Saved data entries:
--*--

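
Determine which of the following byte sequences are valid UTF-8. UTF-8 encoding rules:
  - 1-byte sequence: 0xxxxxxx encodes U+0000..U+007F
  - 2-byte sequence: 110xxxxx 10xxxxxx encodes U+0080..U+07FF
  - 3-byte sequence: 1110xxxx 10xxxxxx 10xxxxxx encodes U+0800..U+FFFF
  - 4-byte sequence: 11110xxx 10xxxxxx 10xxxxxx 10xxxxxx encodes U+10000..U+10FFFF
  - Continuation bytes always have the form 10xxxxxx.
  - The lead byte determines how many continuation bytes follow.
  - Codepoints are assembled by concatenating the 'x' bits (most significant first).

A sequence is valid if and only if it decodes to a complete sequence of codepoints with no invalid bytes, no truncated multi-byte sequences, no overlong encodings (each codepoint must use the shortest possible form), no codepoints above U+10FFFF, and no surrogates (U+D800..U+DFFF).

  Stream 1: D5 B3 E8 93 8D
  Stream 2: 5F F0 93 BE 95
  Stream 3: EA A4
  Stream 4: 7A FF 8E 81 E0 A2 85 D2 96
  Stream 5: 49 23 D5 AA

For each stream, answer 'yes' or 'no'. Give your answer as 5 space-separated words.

Answer: yes yes no no yes

Derivation:
Stream 1: decodes cleanly. VALID
Stream 2: decodes cleanly. VALID
Stream 3: error at byte offset 2. INVALID
Stream 4: error at byte offset 1. INVALID
Stream 5: decodes cleanly. VALID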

--*--

■ TASK STATEMENT ■
Each entry above is to be printed again exactly.

■ ANSWER TO THIS PROBLEM ■
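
Determine which of the following byte sequences are valid UTF-8. UTF-8 encoding rules:
  - 1-byte sequence: 0xxxxxxx encodes U+0000..U+007F
  - 2-byte sequence: 110xxxxx 10xxxxxx encodes U+0080..U+07FF
  - 3-byte sequence: 1110xxxx 10xxxxxx 10xxxxxx encodes U+0800..U+FFFF
  - 4-byte sequence: 11110xxx 10xxxxxx 10xxxxxx 10xxxxxx encodes U+10000..U+10FFFF
  - Continuation bytes always have the form 10xxxxxx.
  - The lead byte determines how many continuation bytes follow.
  - Codepoints are assembled by concatenating the 'x' bits (most significant first).

A sequence is valid if and only if it decodes to a complete sequence of codepoints with no invalid bytes, no truncated multi-byte sequences, no overlong encodings (each codepoint must use the shortest possible form), no codepoints above U+10FFFF, and no surrogates (U+D800..U+DFFF).

  Stream 1: D5 B3 E8 93 8D
  Stream 2: 5F F0 93 BE 95
  Stream 3: EA A4
  Stream 4: 7A FF 8E 81 E0 A2 85 D2 96
  Stream 5: 49 23 D5 AA

For each stream, answer 'yes' or 'no'. Give your answer as 5 space-separated words.

Answer: yes yes no no yes

Derivation:
Stream 1: decodes cleanly. VALID
Stream 2: decodes cleanly. VALID
Stream 3: error at byte offset 2. INVALID
Stream 4: error at byte offset 1. INVALID
Stream 5: decodes cleanly. VALID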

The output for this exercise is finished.